TASK TO CARRY OUT:
Copy the data exactly from the line that contains "Shift | Start | End |" through the line that contains "A stop ending", keeping both end lines and leaving out everything else.

DATA SHOWN:
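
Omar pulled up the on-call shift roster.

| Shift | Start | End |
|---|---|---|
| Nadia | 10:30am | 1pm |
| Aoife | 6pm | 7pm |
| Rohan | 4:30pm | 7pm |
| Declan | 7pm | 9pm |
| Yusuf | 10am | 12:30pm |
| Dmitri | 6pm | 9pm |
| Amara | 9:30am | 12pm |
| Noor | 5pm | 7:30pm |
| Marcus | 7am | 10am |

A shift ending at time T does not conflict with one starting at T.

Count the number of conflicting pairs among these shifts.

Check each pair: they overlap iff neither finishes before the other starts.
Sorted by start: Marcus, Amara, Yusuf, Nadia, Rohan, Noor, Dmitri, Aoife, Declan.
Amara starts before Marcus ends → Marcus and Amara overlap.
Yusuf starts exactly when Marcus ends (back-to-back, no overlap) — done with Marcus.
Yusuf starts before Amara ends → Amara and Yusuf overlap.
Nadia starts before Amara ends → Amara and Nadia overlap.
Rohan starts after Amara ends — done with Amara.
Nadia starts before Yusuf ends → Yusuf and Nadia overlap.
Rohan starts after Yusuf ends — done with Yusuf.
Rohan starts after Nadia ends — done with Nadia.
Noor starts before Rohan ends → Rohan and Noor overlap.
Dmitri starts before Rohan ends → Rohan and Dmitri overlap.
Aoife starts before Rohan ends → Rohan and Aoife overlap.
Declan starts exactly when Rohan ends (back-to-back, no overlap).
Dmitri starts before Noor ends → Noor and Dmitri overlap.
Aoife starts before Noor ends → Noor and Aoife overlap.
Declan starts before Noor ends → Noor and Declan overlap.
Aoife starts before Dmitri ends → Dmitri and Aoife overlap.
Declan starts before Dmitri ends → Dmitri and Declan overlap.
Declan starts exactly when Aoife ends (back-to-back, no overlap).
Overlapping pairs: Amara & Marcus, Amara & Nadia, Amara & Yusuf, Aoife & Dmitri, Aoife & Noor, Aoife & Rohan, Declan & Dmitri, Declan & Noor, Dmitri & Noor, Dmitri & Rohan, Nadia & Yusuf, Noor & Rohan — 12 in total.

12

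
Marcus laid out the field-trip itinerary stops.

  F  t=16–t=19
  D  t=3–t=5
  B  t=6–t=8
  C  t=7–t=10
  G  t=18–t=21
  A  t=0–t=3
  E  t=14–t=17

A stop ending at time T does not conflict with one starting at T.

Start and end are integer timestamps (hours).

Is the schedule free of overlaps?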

...

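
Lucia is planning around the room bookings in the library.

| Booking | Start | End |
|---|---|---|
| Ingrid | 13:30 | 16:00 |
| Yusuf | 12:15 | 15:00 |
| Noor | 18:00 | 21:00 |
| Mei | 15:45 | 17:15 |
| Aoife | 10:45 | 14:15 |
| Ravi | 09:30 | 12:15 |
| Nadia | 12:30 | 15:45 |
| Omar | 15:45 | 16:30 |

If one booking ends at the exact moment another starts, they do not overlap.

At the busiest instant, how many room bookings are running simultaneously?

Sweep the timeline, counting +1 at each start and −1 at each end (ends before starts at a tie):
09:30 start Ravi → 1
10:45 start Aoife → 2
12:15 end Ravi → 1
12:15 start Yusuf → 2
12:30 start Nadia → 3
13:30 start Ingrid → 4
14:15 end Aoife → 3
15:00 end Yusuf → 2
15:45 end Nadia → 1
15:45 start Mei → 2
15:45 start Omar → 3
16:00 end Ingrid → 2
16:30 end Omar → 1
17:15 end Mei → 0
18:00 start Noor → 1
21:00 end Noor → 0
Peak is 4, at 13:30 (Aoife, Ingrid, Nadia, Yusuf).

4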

* * *

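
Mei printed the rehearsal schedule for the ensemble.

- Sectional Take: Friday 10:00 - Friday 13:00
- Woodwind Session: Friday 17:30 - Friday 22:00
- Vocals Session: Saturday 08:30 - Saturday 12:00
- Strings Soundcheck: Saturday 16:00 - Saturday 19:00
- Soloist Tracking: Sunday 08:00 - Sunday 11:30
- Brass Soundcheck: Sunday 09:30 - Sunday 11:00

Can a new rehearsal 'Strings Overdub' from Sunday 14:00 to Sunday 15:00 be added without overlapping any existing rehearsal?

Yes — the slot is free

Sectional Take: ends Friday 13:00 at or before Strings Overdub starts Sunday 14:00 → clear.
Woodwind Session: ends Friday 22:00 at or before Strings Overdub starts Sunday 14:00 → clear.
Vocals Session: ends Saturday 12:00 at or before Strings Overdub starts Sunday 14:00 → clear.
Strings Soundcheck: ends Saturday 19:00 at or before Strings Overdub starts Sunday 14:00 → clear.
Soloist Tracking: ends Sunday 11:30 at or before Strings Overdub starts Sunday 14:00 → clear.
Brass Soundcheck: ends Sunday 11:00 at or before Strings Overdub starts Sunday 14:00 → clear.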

ANSWER:
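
| Shift | Start | End |
|---|---|---|
| Nadia | 10:30am | 1pm |
| Aoife | 6pm | 7pm |
| Rohan | 4:30pm | 7pm |
| Declan | 7pm | 9pm |
| Yusuf | 10am | 12:30pm |
| Dmitri | 6pm | 9pm |
| Amara | 9:30am | 12pm |
| Noor | 5pm | 7:30pm |
| Marcus | 7am | 10am |

A shift ending at time T does not conflict with one starting at T.

Count the number of conflicting pairs among these shifts.

Check each pair: they overlap iff neither finishes before the other starts.
Sorted by start: Marcus, Amara, Yusuf, Nadia, Rohan, Noor, Dmitri, Aoife, Declan.
Amara starts before Marcus ends → Marcus and Amara overlap.
Yusuf starts exactly when Marcus ends (back-to-back, no overlap) — done with Marcus.
Yusuf starts before Amara ends → Amara and Yusuf overlap.
Nadia starts before Amara ends → Amara and Nadia overlap.
Rohan starts after Amara ends — done with Amara.
Nadia starts before Yusuf ends → Yusuf and Nadia overlap.
Rohan starts after Yusuf ends — done with Yusuf.
Rohan starts after Nadia ends — done with Nadia.
Noor starts before Rohan ends → Rohan and Noor overlap.
Dmitri starts before Rohan ends → Rohan and Dmitri overlap.
Aoife starts before Rohan ends → Rohan and Aoife overlap.
Declan starts exactly when Rohan ends (back-to-back, no overlap).
Dmitri starts before Noor ends → Noor and Dmitri overlap.
Aoife starts before Noor ends → Noor and Aoife overlap.
Declan starts before Noor ends → Noor and Declan overlap.
Aoife starts before Dmitri ends → Dmitri and Aoife overlap.
Declan starts before Dmitri ends → Dmitri and Declan overlap.
Declan starts exactly when Aoife ends (back-to-back, no overlap).
Overlapping pairs: Amara & Marcus, Amara & Nadia, Amara & Yusuf, Aoife & Dmitri, Aoife & Noor, Aoife & Rohan, Declan & Dmitri, Declan & Noor, Dmitri & Noor, Dmitri & Rohan, Nadia & Yusuf, Noor & Rohan — 12 in total.

12

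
Marcus laid out the field-trip itinerary stops.

  F  t=16–t=19
  D  t=3–t=5
  B  t=6–t=8
  C  t=7–t=10
  G  t=18–t=21
  A  t=0–t=3
  E  t=14–t=17

A stop ending at time T does not conflict with one starting at T.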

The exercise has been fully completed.